◆ Problem to work on ◆
An exact transcript of all the records is the expected answer.
------ Exercise inputs
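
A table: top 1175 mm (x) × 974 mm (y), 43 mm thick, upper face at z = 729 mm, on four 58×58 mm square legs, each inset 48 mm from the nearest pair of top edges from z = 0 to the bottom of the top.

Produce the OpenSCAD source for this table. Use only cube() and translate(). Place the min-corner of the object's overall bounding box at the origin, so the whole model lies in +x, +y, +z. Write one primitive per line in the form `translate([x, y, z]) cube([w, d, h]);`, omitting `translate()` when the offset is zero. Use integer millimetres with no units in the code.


// leg_h = 729 - 43 = 686
translate([0, 0, 686]) cube([1175, 974, 43]);
translate([48, 48, 0]) cube([58, 58, 686]);
translate([1069, 48, 0]) cube([58, 58, 686]);
translate([48, 868, 0]) cube([58, 58, 686]);
translate([1069, 868, 0]) cube([58, 58, 686]);


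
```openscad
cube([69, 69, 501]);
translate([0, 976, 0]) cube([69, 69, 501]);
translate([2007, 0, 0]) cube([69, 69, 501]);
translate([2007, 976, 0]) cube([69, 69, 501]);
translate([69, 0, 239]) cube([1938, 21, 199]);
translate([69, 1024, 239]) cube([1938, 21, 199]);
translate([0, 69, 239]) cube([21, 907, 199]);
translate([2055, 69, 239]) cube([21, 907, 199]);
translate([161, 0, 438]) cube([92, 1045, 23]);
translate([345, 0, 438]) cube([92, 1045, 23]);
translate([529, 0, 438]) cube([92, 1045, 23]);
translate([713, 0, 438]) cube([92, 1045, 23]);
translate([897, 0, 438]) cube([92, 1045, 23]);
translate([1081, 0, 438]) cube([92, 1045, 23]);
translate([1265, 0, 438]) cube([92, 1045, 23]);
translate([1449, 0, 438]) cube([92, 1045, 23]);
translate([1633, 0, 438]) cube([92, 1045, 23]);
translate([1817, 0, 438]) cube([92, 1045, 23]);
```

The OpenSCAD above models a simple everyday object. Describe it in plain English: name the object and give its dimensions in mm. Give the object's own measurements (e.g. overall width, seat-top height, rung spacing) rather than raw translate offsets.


A bed frame 2076 mm long (x) by 1045 mm wide (y). Four 69×69 mm corner posts, 501 mm tall, at the corners of the footprint. Four rails of 21 mm thickness and 199 mm height run between adjacent posts with their undersides at z = 239 mm, their outer faces flush with the outside of the frame (the two x-running rails run between the posts' inner faces; the two y-running rails run between the posts' inner faces). 10 slats, each 92 mm wide (x) and 23 mm thick, lie across the top of the two x-running rails, running the full 1045 mm width of the frame in y; along x they sit between the end posts with a 92 mm gap after the −x posts and between neighbouring slats, leaving 98 mm before the +x posts.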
------------
◆ Completed exercise ◆
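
A table: top 1175 mm (x) × 974 mm (y), 43 mm thick, upper face at z = 729 mm, on four 58×58 mm square legs, each inset 48 mm from the nearest pair of top edges from z = 0 to the bottom of the top.

Produce the OpenSCAD source for this table. Use only cube() and translate(). Place the min-corner of the object's overall bounding box at the origin, so the whole model lies in +x, +y, +z. Write one primitive per line in the form `translate([x, y, z]) cube([w, d, h]);`, omitting `translate()` when the offset is zero. Use integer millimetres with no units in the code.


// leg_h = 729 - 43 = 686
translate([0, 0, 686]) cube([1175, 974, 43]);
translate([48, 48, 0]) cube([58, 58, 686]);
translate([1069, 48, 0]) cube([58, 58, 686]);
translate([48, 868, 0]) cube([58, 58, 686]);
translate([1069, 868, 0]) cube([58, 58, 686]);


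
```openscad
cube([69, 69, 501]);
translate([0, 976, 0]) cube([69, 69, 501]);
translate([2007, 0, 0]) cube([69, 69, 501]);
translate([2007, 976, 0]) cube([69, 69, 501]);
translate([69, 0, 239]) cube([1938, 21, 199]);
translate([69, 1024, 239]) cube([1938, 21, 199]);
translate([0, 69, 239]) cube([21, 907, 199]);
translate([2055, 69, 239]) cube([21, 907, 199]);
translate([161, 0, 438]) cube([92, 1045, 23]);
translate([345, 0, 438]) cube([92, 1045, 23]);
translate([529, 0, 438]) cube([92, 1045, 23]);
translate([713, 0, 438]) cube([92, 1045, 23]);
translate([897, 0, 438]) cube([92, 1045, 23]);
translate([1081, 0, 438]) cube([92, 1045, 23]);
translate([1265, 0, 438]) cube([92, 1045, 23]);
translate([1449, 0, 438]) cube([92, 1045, 23]);
translate([1633, 0, 438]) cube([92, 1045, 23]);
translate([1817, 0, 438]) cube([92, 1045, 23]);
```

The OpenSCAD above models a simple everyday object. Describe it in plain English: name the object and give its dimensions in mm. Give the object's own measurements (e.g. overall width, seat-top height, rung spacing) rather than raw translate offsets.


A bed frame 2076 mm long (x) by 1045 mm wide (y). Four 69×69 mm corner posts, 501 mm tall, at the corners of the footprint. Four rails of 21 mm thickness and 199 mm height run between adjacent posts with their undersides at z = 239 mm, their outer faces flush with the outside of the frame (the two x-running rails run between the posts' inner faces; the two y-running rails run between the posts' inner faces). 10 slats, each 92 mm wide (x) and 23 mm thick, lie across the top of the two x-running rails, running the full 1045 mm width of the frame in y; along x they sit between the end posts with a 92 mm gap after the −x posts and between neighbouring slats, leaving 98 mm before the +x posts.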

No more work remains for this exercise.